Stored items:
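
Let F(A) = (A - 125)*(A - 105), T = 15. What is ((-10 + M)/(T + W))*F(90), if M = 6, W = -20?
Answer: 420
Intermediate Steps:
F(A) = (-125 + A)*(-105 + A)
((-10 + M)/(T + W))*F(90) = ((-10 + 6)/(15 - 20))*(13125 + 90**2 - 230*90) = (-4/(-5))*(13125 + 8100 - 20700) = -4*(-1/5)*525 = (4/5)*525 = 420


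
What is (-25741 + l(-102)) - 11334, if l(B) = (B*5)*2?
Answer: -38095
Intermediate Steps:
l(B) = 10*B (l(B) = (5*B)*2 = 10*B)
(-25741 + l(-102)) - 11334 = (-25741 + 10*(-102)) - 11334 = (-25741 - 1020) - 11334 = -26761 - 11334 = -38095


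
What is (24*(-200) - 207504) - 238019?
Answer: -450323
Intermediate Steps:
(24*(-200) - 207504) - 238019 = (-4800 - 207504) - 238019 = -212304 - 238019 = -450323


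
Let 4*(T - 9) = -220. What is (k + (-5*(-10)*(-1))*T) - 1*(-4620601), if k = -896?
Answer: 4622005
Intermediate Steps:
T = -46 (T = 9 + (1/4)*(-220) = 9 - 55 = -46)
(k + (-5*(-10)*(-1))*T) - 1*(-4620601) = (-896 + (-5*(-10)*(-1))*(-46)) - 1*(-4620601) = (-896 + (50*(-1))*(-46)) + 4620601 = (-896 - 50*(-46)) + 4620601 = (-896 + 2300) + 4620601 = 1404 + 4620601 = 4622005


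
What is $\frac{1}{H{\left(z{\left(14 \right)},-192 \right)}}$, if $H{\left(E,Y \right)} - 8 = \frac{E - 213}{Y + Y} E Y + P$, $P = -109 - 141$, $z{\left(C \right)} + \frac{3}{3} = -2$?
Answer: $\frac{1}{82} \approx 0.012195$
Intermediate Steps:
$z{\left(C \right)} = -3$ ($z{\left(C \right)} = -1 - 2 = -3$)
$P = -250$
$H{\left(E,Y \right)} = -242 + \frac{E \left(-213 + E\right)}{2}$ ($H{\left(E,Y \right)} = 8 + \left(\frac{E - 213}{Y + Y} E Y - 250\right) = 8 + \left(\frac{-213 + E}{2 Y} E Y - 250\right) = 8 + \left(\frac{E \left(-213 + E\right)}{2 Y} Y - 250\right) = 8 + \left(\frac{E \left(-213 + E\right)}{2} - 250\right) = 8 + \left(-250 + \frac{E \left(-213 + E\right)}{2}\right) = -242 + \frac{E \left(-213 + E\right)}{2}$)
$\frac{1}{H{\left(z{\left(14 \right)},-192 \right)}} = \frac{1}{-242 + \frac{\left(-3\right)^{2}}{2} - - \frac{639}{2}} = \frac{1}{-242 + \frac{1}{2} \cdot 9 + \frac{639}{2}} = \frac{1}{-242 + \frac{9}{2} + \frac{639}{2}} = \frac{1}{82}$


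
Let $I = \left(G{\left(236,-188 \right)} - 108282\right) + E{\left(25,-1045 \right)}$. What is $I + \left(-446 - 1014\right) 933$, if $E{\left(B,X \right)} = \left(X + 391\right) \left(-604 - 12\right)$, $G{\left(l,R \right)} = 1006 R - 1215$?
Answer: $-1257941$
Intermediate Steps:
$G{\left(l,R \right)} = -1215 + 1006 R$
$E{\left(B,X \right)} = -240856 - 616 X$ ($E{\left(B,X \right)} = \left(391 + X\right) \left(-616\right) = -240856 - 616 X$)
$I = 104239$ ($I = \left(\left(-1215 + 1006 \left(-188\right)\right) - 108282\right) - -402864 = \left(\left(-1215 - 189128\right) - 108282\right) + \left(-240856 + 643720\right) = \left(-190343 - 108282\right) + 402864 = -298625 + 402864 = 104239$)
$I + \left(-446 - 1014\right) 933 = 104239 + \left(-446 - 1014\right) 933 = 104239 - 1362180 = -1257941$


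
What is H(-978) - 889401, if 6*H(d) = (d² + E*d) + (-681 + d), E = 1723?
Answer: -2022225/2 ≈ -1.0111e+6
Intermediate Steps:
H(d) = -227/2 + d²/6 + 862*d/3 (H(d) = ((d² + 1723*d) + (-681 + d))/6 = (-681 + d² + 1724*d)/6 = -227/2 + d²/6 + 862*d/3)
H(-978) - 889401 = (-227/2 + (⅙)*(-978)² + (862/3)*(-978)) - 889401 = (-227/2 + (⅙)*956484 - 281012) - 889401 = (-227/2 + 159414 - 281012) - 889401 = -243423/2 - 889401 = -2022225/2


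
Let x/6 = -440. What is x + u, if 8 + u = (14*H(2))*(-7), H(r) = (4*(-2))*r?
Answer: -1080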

...

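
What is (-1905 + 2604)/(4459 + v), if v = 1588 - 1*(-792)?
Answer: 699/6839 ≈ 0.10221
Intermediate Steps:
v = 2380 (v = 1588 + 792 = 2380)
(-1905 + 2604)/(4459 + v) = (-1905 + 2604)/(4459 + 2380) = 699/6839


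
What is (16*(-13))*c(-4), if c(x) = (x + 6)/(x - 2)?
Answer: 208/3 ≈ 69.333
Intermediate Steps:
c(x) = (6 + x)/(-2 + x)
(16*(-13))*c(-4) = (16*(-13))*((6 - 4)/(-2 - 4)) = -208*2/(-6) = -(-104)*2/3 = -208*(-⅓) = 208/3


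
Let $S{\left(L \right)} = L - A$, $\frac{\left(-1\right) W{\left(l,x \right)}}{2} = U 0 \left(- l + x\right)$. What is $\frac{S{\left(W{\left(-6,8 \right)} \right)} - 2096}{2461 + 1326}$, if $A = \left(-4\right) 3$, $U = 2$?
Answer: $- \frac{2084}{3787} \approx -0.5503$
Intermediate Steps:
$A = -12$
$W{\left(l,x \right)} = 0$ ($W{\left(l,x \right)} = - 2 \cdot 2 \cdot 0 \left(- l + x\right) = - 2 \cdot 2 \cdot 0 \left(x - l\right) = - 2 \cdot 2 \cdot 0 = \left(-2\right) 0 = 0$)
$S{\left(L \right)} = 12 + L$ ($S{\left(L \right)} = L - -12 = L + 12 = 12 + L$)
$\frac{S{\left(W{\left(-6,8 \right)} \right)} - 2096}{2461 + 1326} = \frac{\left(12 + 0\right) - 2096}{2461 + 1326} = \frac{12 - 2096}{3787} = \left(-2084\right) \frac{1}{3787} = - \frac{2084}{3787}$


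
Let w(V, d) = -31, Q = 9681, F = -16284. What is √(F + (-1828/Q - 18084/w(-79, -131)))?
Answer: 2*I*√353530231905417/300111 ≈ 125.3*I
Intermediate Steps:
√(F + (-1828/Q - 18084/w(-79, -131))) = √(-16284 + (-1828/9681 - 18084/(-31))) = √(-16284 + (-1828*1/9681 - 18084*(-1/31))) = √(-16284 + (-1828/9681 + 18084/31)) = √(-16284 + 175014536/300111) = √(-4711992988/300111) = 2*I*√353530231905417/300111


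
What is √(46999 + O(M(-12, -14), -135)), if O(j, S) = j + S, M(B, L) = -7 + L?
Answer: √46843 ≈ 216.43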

Task requirements: Above this instruction are the records; retype exactly the lines from the one containing "Answer: -450323" up to and including the one containing "Answer: $-1257941$".

Your response:
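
Answer: -450323
Intermediate Steps:
(24*(-200) - 207504) - 238019 = (-4800 - 207504) - 238019 = -212304 - 238019 = -450323


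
Let 4*(T - 9) = -220. What is (k + (-5*(-10)*(-1))*T) - 1*(-4620601), if k = -896?
Answer: 4622005
Intermediate Steps:
T = -46 (T = 9 + (1/4)*(-220) = 9 - 55 = -46)
(k + (-5*(-10)*(-1))*T) - 1*(-4620601) = (-896 + (-5*(-10)*(-1))*(-46)) - 1*(-4620601) = (-896 + (50*(-1))*(-46)) + 4620601 = (-896 - 50*(-46)) + 4620601 = (-896 + 2300) + 4620601 = 1404 + 4620601 = 4622005


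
What is $\frac{1}{H{\left(z{\left(14 \right)},-192 \right)}}$, if $H{\left(E,Y \right)} - 8 = \frac{E - 213}{Y + Y} E Y + P$, $P = -109 - 141$, $z{\left(C \right)} + \frac{3}{3} = -2$?
Answer: $\frac{1}{82} \approx 0.012195$
Intermediate Steps:
$z{\left(C \right)} = -3$ ($z{\left(C \right)} = -1 - 2 = -3$)
$P = -250$
$H{\left(E,Y \right)} = -242 + \frac{E \left(-213 + E\right)}{2}$ ($H{\left(E,Y \right)} = 8 + \left(\frac{E - 213}{Y + Y} E Y - 250\right) = 8 + \left(\frac{-213 + E}{2 Y} E Y - 250\right) = 8 + \left(\frac{E \left(-213 + E\right)}{2 Y} Y - 250\right) = 8 + \left(\frac{E \left(-213 + E\right)}{2} - 250\right) = 8 + \left(-250 + \frac{E \left(-213 + E\right)}{2}\right) = -242 + \frac{E \left(-213 + E\right)}{2}$)
$\frac{1}{H{\left(z{\left(14 \right)},-192 \right)}} = \frac{1}{-242 + \frac{\left(-3\right)^{2}}{2} - - \frac{639}{2}} = \frac{1}{-242 + \frac{1}{2} \cdot 9 + \frac{639}{2}} = \frac{1}{-242 + \frac{9}{2} + \frac{639}{2}} = \frac{1}{82}$


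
Let $I = \left(G{\left(236,-188 \right)} - 108282\right) + E{\left(25,-1045 \right)}$. What is $I + \left(-446 - 1014\right) 933$, if $E{\left(B,X \right)} = \left(X + 391\right) \left(-604 - 12\right)$, $G{\left(l,R \right)} = 1006 R - 1215$?
Answer: $-1257941$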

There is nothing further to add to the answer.